(Records from a data collection)
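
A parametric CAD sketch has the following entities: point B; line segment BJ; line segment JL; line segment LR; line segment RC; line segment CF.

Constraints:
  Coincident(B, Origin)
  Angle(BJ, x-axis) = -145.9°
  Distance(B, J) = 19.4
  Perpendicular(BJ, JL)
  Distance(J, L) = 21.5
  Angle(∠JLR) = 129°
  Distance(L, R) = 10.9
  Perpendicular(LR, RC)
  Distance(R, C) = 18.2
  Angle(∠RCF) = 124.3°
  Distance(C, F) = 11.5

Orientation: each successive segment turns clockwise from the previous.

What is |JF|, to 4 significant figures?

16.93

LR ⟂ RC, so RC runs at -16.90°; with |RC| = 18.2, C = (-7.535, 12.07). ∠RCF = 124.3° gives CF at -72.60° from the x-axis; with |CF| = 11.5, F = (-4.096, 1.092). Then |JF| = |F − J| = 16.93.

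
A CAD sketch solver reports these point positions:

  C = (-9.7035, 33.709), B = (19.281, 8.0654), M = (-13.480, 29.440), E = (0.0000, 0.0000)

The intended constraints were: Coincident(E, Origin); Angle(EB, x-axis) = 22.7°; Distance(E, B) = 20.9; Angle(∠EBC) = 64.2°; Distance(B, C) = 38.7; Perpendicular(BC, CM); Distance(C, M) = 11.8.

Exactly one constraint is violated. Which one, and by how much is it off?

Distance(C, M) = 11.8 — off by 6.10.

E = (0.00, 0.00) ✓; EB at 22.70° ✓; |EB| = 20.90 ✓; ∠EBC = 64.20° ✓; |BC| = 38.70 ✓; ∠(BC, CM) = 90.00° ✓; |CM| = 5.700 ✗.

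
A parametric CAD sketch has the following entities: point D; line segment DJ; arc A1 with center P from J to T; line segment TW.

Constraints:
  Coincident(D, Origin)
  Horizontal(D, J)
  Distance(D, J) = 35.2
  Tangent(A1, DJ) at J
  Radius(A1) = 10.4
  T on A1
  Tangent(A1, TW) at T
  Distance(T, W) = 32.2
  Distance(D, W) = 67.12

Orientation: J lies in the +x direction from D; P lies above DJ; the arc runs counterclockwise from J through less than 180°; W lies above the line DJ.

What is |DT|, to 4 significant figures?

45.51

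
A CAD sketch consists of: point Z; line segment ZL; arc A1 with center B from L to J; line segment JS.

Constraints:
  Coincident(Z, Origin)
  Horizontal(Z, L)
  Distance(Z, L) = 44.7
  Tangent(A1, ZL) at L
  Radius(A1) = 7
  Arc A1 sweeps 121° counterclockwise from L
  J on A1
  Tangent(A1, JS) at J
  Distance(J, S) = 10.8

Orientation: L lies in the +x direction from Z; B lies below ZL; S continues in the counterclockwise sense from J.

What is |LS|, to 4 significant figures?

19.87

On A1, L sits at bearing 90° from B; a 121° counterclockwise sweep puts J at bearing 211°, so J = B + 7.0·(cos 211°, sin 211°) = (38.70, -10.61). Tangency of A1 to JS means the radius BJ is perpendicular to JS, so JS runs along (−sin 211°, cos 211°); with |JS| = 10.8, S = (44.26, -19.86). Then |LS| = |S − L| = 19.87.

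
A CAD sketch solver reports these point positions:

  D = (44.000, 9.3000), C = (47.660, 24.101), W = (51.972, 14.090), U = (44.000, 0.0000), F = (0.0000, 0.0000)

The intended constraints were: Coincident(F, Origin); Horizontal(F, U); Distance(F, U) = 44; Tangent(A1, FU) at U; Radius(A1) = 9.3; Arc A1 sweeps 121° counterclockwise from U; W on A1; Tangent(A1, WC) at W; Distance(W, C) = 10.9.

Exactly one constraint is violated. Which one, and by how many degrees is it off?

Tangent(A1, WC) at W — off by 7.70°.

F = (0.00, 0.00) ✓; F.y = 0.00, U.y = 0.00 ✓; |FU| = 44.00 ✓; ∠(DU, UF) = 90.00° ✓; |DU| = 9.300 ✓; bearing(D→W) − bearing(D→U) = 121.0° ✓; |DW| = 9.300 ✓; ∠(DW, WC) = 97.70° ✗; |WC| = 10.90 ✓.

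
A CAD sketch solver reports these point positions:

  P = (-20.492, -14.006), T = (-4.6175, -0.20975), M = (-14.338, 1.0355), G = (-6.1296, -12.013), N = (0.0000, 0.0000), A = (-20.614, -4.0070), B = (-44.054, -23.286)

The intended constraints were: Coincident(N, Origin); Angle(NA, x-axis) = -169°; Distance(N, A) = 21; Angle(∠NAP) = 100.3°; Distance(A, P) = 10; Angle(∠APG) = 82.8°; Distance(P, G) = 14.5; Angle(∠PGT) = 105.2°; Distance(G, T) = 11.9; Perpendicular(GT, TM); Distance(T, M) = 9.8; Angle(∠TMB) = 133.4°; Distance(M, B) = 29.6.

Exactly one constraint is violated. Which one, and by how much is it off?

Distance(M, B) = 29.6 — off by 8.80.

N = (0.00, 0.00) ✓; NA at -169.0° ✓; |NA| = 21.00 ✓; ∠NAP = 100.3° ✓; |AP| = 10.00 ✓; ∠APG = 82.80° ✓; |PG| = 14.50 ✓; ∠PGT = 105.2° ✓; |GT| = 11.90 ✓; ∠(GT, TM) = 90.00° ✓; |TM| = 9.800 ✓; ∠TMB = 133.4° ✓; |MB| = 38.40 ✗.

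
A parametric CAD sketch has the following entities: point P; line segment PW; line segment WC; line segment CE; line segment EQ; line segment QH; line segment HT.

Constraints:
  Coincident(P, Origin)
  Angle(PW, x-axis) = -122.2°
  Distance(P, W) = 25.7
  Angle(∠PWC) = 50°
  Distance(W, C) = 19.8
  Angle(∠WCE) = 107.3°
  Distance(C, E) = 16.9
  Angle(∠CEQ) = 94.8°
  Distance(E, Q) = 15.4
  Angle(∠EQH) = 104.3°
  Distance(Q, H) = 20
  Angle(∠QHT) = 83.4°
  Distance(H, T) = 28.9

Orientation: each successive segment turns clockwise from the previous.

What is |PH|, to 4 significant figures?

22.58

P is at the origin; PW runs at -122.2° with length 25.7, so W = (-13.69, -21.75). ∠PWC = 50.0° gives WC at 107.8° from the x-axis; with |WC| = 19.8, C = (-19.75, -2.895). ∠WCE = 107.3° gives CE at 35.10° from the x-axis; with |CE| = 16.9, E = (-5.921, 6.823). ∠CEQ = 94.8° gives EQ at -50.10° from the x-axis; with |EQ| = 15.4, Q = (3.957, -4.992). ∠EQH = 104.3° gives QH at -125.8° from the x-axis; with |QH| = 20.0, H = (-7.742, -21.21). Then |PH| = |H − P| = 22.58.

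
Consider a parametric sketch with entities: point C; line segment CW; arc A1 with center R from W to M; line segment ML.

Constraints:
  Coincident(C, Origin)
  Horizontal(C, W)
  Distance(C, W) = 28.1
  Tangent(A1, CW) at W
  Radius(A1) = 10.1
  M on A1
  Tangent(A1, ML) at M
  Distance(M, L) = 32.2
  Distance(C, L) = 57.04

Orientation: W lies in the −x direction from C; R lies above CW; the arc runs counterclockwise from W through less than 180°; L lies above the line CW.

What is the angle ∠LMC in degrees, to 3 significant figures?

164°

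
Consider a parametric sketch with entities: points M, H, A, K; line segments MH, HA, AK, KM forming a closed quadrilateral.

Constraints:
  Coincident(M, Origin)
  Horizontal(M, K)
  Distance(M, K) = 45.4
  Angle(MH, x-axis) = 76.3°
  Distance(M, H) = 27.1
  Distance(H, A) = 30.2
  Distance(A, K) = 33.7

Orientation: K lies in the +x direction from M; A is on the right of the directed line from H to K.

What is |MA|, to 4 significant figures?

12.34

Checks: MH at 76.30° ✓; |HA| = 30.20 ✓; |AK| = 33.70 ✓.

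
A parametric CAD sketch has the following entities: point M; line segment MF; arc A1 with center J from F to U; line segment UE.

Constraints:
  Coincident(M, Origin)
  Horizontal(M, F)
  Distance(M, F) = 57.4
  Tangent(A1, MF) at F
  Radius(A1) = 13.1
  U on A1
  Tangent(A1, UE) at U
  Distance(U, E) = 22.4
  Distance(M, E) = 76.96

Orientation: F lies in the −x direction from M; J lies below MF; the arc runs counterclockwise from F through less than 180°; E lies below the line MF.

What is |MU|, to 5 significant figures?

71.929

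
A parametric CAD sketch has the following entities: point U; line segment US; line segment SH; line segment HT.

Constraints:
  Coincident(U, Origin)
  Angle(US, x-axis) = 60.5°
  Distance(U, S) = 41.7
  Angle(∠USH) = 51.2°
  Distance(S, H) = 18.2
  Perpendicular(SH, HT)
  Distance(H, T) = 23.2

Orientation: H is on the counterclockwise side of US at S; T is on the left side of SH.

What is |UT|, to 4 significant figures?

12.22

∠USH = 51.2°, so SH runs at 60.5° + (180° − 51.2°) = 189.3° from the x-axis; with |SH| = 18.2, H = S + 18.2·(cos 189.3°, sin 189.3°) = (2.573, 33.35). SH is perpendicular to HT; with |HT| = 23.2 on the left of SH, T = H + 23.2·(0.1616, -0.9869) = (6.322, 10.46). Then |UT| = |T − U| = 12.22.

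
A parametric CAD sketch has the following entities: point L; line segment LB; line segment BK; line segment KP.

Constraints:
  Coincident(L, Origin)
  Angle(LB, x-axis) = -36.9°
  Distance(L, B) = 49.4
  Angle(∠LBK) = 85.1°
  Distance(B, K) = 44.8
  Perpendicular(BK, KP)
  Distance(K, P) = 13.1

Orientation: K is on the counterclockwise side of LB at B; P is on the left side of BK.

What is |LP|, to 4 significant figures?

54.33

L is at the origin; LB runs at -36.9° with length 49.4, so B = 49.4·(cos -36.9°, sin -36.9°) = (39.50, -29.66). ∠LBK = 85.1°, so BK runs at -36.9° + (180° − 85.1°) = 58.00° from the x-axis; with |BK| = 44.8, K = B + 44.8·(cos 58.00°, sin 58.00°) = (63.24, 8.332). The perpendicularity gives KP at right angles to BK; with |KP| = 13.1 on the left of BK, P = K + 13.1·(-0.8480, 0.5299) = (52.14, 15.27). Then |LP| = |P − L| = 54.33.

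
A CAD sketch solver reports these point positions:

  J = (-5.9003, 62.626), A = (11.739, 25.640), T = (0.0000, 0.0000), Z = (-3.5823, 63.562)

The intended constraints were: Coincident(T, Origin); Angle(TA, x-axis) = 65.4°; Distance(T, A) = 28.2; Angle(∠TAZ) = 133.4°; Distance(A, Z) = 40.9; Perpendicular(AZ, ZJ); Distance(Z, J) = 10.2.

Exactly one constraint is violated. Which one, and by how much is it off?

Distance(Z, J) = 10.2 — off by 7.70.

T = (0.00, 0.00) ✓; TA at 65.40° ✓; |TA| = 28.20 ✓; ∠TAZ = 133.4° ✓; |AZ| = 40.90 ✓; ∠(AZ, ZJ) = 89.99° ✓; |ZJ| = 2.500 ✗.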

WHAT THIS TASK INVOLVES:
In the records above, each line with the string "below" should be copied.

TASK SOLUTION:
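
Orientation: L lies in the +x direction from Z; B lies below ZL; S continues in the counterclockwise sense from J.
Orientation: F lies in the −x direction from M; J lies below MF; the arc runs counterclockwise from F through less than 180°; E lies below the line MF.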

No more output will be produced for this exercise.